Material for this exercise —
#####

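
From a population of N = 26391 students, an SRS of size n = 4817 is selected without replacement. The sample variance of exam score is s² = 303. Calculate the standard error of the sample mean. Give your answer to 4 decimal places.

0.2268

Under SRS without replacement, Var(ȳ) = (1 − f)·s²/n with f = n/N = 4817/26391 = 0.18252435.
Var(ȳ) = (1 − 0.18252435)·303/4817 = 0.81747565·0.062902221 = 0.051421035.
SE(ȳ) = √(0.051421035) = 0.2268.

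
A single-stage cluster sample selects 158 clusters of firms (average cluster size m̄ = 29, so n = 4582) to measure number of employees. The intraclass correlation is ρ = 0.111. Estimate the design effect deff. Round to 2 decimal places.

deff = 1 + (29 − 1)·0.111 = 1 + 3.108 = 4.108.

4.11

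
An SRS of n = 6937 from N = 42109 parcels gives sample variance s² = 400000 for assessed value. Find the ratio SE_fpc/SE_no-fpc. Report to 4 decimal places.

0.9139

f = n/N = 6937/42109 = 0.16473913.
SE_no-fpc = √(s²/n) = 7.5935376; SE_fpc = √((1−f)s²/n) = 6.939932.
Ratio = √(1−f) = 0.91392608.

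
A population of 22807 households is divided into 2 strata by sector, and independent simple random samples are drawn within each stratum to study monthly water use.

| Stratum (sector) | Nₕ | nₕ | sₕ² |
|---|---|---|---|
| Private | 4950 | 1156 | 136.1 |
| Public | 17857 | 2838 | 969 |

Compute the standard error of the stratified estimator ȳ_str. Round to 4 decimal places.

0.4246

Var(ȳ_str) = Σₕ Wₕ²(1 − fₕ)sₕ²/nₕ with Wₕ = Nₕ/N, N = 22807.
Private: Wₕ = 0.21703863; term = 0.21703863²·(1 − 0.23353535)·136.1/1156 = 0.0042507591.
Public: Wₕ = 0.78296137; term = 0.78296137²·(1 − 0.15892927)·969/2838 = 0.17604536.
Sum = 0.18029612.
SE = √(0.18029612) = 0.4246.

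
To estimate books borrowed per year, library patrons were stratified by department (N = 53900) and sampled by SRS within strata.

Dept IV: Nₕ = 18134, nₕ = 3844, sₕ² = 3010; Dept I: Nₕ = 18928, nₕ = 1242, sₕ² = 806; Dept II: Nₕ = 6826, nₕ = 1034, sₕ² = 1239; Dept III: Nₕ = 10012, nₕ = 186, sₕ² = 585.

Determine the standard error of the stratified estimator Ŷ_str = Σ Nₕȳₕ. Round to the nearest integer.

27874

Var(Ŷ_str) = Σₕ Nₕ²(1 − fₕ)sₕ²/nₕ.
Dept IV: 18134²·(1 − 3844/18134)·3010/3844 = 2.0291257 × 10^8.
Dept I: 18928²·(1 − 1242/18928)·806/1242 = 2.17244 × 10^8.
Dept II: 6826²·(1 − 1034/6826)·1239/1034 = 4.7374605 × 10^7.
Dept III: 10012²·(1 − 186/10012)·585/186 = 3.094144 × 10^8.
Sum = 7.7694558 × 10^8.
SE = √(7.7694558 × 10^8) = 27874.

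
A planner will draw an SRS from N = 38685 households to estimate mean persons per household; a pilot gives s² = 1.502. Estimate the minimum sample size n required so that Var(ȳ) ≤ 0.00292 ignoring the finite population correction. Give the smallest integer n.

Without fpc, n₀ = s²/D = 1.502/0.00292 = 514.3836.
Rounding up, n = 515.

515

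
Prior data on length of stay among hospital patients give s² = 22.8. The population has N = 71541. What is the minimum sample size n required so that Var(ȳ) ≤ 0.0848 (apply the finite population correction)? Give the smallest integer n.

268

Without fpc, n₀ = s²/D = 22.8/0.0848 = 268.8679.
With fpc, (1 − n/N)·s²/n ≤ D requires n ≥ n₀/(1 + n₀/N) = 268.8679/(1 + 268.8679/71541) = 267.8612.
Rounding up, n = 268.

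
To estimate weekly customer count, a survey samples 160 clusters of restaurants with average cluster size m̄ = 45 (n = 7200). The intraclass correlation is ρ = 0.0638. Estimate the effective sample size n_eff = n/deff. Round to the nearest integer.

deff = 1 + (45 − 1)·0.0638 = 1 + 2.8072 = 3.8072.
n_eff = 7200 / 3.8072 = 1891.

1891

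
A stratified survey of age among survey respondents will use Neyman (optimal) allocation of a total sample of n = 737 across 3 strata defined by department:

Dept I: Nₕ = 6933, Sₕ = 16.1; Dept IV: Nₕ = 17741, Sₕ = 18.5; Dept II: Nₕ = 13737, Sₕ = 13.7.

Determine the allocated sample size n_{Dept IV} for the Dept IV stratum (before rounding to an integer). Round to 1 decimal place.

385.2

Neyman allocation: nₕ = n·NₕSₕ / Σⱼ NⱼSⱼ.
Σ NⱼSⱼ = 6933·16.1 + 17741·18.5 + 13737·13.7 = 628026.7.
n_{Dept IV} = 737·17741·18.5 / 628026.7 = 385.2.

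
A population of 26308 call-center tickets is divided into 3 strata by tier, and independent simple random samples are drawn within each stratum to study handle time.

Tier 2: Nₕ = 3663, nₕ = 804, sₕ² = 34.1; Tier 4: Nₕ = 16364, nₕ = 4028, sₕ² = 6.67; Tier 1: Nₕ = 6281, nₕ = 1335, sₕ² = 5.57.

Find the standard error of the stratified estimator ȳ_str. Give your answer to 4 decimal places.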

#####

Work instructions — All of the material above should be reproduced exactly.

Solution to this problem —
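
From a population of N = 26391 students, an SRS of size n = 4817 is selected without replacement. The sample variance of exam score is s² = 303. Calculate the standard error of the sample mean. Give your answer to 4 decimal places.

0.2268

Under SRS without replacement, Var(ȳ) = (1 − f)·s²/n with f = n/N = 4817/26391 = 0.18252435.
Var(ȳ) = (1 − 0.18252435)·303/4817 = 0.81747565·0.062902221 = 0.051421035.
SE(ȳ) = √(0.051421035) = 0.2268.

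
A single-stage cluster sample selects 158 clusters of firms (average cluster size m̄ = 29, so n = 4582) to measure number of employees. The intraclass correlation is ρ = 0.111. Estimate the design effect deff. Round to 2 decimal places.

deff = 1 + (29 − 1)·0.111 = 1 + 3.108 = 4.108.

4.11

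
An SRS of n = 6937 from N = 42109 parcels gives sample variance s² = 400000 for assessed value. Find the ratio SE_fpc/SE_no-fpc. Report to 4 decimal places.

0.9139

f = n/N = 6937/42109 = 0.16473913.
SE_no-fpc = √(s²/n) = 7.5935376; SE_fpc = √((1−f)s²/n) = 6.939932.
Ratio = √(1−f) = 0.91392608.

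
A population of 22807 households is divided into 2 strata by sector, and independent simple random samples are drawn within each stratum to study monthly water use.

| Stratum (sector) | Nₕ | nₕ | sₕ² |
|---|---|---|---|
| Private | 4950 | 1156 | 136.1 |
| Public | 17857 | 2838 | 969 |

Compute the standard error of the stratified estimator ȳ_str. Round to 4 decimal places.

0.4246

Var(ȳ_str) = Σₕ Wₕ²(1 − fₕ)sₕ²/nₕ with Wₕ = Nₕ/N, N = 22807.
Private: Wₕ = 0.21703863; term = 0.21703863²·(1 − 0.23353535)·136.1/1156 = 0.0042507591.
Public: Wₕ = 0.78296137; term = 0.78296137²·(1 − 0.15892927)·969/2838 = 0.17604536.
Sum = 0.18029612.
SE = √(0.18029612) = 0.4246.

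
To estimate books borrowed per year, library patrons were stratified by department (N = 53900) and sampled by SRS within strata.

Dept IV: Nₕ = 18134, nₕ = 3844, sₕ² = 3010; Dept I: Nₕ = 18928, nₕ = 1242, sₕ² = 806; Dept II: Nₕ = 6826, nₕ = 1034, sₕ² = 1239; Dept III: Nₕ = 10012, nₕ = 186, sₕ² = 585.

Determine the standard error of the stratified estimator Ŷ_str = Σ Nₕȳₕ. Round to the nearest integer.

27874

Var(Ŷ_str) = Σₕ Nₕ²(1 − fₕ)sₕ²/nₕ.
Dept IV: 18134²·(1 − 3844/18134)·3010/3844 = 2.0291257 × 10^8.
Dept I: 18928²·(1 − 1242/18928)·806/1242 = 2.17244 × 10^8.
Dept II: 6826²·(1 − 1034/6826)·1239/1034 = 4.7374605 × 10^7.
Dept III: 10012²·(1 − 186/10012)·585/186 = 3.094144 × 10^8.
Sum = 7.7694558 × 10^8.
SE = √(7.7694558 × 10^8) = 27874.

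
A planner will draw an SRS from N = 38685 households to estimate mean persons per household; a pilot gives s² = 1.502. Estimate the minimum sample size n required so that Var(ȳ) ≤ 0.00292 ignoring the finite population correction. Give the smallest integer n.

Without fpc, n₀ = s²/D = 1.502/0.00292 = 514.3836.
Rounding up, n = 515.

515

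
Prior data on length of stay among hospital patients give s² = 22.8. The population has N = 71541. What is the minimum sample size n required so that Var(ȳ) ≤ 0.0848 (apply the finite population correction)? Give the smallest integer n.

268

Without fpc, n₀ = s²/D = 22.8/0.0848 = 268.8679.
With fpc, (1 − n/N)·s²/n ≤ D requires n ≥ n₀/(1 + n₀/N) = 268.8679/(1 + 268.8679/71541) = 267.8612.
Rounding up, n = 268.

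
To estimate weekly customer count, a survey samples 160 clusters of restaurants with average cluster size m̄ = 45 (n = 7200). The intraclass correlation is ρ = 0.0638. Estimate the effective sample size n_eff = n/deff. Round to the nearest integer.

deff = 1 + (45 − 1)·0.0638 = 1 + 2.8072 = 3.8072.
n_eff = 7200 / 3.8072 = 1891.

1891

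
A stratified survey of age among survey respondents will use Neyman (optimal) allocation of a total sample of n = 737 across 3 strata defined by department:

Dept I: Nₕ = 6933, Sₕ = 16.1; Dept IV: Nₕ = 17741, Sₕ = 18.5; Dept II: Nₕ = 13737, Sₕ = 13.7.

Determine the allocated sample size n_{Dept IV} for the Dept IV stratum (before rounding to an integer). Round to 1 decimal place.

385.2

Neyman allocation: nₕ = n·NₕSₕ / Σⱼ NⱼSⱼ.
Σ NⱼSⱼ = 6933·16.1 + 17741·18.5 + 13737·13.7 = 628026.7.
n_{Dept IV} = 737·17741·18.5 / 628026.7 = 385.2.

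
A population of 26308 call-center tickets is divided into 3 strata by tier, and independent simple random samples are drawn within each stratum to study handle time.

Tier 2: Nₕ = 3663, nₕ = 804, sₕ² = 34.1; Tier 4: Nₕ = 16364, nₕ = 4028, sₕ² = 6.67; Tier 1: Nₕ = 6281, nₕ = 1335, sₕ² = 5.57.

Find the standard error of the stratified estimator ȳ_str. Give your answer to 4 decimal places.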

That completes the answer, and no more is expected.